[[ AVAILABLE DATA, beginning ]]

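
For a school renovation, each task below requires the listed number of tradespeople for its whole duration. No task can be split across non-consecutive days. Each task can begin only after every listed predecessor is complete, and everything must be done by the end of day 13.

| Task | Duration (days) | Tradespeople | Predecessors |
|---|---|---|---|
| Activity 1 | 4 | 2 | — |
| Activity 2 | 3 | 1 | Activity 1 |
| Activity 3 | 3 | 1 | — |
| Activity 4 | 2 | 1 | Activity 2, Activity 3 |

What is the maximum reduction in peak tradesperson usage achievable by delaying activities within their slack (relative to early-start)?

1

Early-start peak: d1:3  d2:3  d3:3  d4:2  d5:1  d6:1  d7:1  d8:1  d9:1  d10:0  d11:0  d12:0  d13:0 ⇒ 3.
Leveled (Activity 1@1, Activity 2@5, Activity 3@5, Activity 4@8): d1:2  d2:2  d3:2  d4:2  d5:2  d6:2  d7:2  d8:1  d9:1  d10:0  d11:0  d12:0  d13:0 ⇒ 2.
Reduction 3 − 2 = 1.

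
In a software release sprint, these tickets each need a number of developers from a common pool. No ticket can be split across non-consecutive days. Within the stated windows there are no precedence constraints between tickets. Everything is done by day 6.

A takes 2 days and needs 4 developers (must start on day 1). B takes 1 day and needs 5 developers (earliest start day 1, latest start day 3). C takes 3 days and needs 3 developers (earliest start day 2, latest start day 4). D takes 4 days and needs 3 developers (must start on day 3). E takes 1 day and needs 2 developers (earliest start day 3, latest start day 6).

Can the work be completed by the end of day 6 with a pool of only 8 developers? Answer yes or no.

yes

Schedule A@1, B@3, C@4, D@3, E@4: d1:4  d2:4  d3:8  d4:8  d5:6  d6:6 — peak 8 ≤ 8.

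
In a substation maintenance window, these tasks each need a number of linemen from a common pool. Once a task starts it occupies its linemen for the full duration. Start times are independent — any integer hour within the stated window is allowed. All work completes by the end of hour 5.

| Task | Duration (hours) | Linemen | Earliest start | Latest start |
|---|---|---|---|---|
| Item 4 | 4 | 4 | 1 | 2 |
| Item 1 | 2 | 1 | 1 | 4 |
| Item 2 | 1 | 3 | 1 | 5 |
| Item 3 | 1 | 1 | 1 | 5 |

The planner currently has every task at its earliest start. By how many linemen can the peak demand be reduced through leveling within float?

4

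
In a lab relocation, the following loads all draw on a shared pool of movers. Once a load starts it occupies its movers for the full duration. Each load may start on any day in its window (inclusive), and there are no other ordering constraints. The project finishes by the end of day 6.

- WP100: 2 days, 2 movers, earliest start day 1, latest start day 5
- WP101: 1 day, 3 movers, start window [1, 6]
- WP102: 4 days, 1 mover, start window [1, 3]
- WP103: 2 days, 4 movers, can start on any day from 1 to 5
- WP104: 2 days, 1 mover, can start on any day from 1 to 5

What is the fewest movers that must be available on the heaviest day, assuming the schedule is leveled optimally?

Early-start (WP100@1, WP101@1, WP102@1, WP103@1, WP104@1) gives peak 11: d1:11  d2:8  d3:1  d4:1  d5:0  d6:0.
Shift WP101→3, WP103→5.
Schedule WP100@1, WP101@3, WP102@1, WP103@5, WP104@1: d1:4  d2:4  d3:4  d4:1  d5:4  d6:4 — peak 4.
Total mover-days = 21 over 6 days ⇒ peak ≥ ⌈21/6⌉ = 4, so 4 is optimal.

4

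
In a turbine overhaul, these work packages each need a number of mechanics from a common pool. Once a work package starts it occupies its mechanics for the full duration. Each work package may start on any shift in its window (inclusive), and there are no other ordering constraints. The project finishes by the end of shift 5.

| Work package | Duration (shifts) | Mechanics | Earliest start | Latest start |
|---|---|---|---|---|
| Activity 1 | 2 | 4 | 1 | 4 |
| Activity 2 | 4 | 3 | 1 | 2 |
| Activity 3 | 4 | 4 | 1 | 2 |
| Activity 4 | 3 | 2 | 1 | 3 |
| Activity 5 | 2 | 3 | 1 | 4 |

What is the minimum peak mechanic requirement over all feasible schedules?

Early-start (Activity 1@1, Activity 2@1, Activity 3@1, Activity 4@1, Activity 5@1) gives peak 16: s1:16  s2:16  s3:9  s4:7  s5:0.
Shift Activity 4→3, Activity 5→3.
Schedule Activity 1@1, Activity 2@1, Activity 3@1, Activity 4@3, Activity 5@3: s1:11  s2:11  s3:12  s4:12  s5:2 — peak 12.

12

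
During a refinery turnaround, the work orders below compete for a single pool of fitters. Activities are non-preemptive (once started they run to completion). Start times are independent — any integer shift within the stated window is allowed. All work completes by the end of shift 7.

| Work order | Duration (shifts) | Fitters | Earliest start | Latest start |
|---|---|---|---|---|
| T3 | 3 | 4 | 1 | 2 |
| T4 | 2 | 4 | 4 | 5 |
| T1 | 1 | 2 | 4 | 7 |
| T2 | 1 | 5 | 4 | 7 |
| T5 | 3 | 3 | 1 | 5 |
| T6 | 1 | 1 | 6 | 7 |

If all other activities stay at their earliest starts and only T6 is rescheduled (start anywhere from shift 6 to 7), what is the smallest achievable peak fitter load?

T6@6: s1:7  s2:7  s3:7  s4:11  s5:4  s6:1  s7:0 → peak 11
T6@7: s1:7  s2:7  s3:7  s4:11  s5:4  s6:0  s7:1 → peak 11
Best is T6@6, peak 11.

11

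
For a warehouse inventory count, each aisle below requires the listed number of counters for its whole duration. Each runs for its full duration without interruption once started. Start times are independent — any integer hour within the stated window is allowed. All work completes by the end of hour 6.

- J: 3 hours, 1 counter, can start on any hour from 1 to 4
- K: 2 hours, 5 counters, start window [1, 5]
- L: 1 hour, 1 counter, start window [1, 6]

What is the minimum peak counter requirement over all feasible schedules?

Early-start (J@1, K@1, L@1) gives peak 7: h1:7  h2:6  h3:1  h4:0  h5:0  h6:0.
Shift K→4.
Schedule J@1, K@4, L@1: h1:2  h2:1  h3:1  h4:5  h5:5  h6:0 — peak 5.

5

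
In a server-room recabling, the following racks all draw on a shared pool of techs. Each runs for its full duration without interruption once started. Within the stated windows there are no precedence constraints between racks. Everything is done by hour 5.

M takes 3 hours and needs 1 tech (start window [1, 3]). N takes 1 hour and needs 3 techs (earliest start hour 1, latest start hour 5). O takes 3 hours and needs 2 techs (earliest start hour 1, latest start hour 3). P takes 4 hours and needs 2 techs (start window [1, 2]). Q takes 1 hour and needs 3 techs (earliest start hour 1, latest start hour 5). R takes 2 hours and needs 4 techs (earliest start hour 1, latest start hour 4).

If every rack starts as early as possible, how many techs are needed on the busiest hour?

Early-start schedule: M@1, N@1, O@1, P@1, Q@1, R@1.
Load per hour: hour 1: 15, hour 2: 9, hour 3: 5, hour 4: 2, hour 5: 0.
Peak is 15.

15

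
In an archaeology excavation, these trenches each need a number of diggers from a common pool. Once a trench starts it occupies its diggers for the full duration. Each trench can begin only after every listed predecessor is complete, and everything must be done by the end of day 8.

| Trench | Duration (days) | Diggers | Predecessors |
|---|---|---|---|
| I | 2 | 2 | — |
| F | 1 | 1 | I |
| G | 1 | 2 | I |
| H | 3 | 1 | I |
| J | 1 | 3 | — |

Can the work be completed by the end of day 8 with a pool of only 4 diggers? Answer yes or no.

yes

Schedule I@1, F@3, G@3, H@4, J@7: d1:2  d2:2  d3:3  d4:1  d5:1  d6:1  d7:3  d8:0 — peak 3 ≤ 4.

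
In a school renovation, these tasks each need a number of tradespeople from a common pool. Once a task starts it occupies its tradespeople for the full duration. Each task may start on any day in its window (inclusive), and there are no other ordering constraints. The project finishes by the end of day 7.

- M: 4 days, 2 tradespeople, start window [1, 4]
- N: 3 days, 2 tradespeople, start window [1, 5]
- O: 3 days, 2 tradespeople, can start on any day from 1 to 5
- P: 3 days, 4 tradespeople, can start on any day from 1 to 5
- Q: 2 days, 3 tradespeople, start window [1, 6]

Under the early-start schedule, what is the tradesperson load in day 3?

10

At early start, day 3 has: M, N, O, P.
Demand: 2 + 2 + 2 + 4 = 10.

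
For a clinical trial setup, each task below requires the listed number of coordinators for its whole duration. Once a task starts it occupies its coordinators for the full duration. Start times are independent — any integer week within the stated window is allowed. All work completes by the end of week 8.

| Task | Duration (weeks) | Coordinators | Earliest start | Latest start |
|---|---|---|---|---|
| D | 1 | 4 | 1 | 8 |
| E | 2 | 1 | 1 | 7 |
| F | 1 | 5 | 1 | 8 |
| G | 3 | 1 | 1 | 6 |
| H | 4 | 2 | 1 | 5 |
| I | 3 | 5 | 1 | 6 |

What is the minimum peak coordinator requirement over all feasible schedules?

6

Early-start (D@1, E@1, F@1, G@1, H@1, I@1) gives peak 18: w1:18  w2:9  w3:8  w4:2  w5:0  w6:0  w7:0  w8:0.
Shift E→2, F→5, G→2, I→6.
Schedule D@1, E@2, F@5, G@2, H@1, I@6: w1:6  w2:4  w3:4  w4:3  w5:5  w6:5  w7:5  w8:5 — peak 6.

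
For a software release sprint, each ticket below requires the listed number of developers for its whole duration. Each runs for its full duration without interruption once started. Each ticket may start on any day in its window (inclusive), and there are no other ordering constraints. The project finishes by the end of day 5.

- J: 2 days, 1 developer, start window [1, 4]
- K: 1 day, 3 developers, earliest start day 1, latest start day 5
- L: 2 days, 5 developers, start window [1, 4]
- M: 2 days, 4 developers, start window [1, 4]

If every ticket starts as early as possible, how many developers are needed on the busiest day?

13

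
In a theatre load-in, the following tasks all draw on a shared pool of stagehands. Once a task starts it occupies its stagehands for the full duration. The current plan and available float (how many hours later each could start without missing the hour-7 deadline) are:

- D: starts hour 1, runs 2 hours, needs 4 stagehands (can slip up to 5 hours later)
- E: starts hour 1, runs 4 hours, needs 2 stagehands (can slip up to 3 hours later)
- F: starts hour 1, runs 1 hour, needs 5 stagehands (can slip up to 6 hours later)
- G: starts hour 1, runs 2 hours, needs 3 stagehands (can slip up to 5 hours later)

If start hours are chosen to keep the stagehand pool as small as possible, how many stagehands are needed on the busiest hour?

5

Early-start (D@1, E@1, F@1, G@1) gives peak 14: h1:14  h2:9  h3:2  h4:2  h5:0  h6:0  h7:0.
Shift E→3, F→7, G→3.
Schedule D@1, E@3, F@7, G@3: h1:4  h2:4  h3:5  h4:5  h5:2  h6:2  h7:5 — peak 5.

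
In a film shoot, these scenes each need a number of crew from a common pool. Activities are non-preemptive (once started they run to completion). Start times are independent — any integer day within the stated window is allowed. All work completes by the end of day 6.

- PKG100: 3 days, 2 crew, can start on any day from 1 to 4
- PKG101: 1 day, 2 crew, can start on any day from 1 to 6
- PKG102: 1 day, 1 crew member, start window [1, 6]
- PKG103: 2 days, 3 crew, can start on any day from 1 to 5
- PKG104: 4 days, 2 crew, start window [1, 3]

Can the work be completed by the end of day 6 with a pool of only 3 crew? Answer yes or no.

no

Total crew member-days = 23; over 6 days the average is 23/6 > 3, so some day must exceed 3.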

[[ AVAILABLE DATA, end ]]

__EXERCISE DIRECTIONS__.
Having found the line that contains "- PKG100: 3", set down that line and all the rest through the end of the records, exactly.

__TASK RESULT__.
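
- PKG100: 3 days, 2 crew, can start on any day from 1 to 4
- PKG101: 1 day, 2 crew, can start on any day from 1 to 6
- PKG102: 1 day, 1 crew member, start window [1, 6]
- PKG103: 2 days, 3 crew, can start on any day from 1 to 5
- PKG104: 4 days, 2 crew, start window [1, 3]

Can the work be completed by the end of day 6 with a pool of only 3 crew? Answer yes or no.

no

Total crew member-days = 23; over 6 days the average is 23/6 > 3, so some day must exceed 3.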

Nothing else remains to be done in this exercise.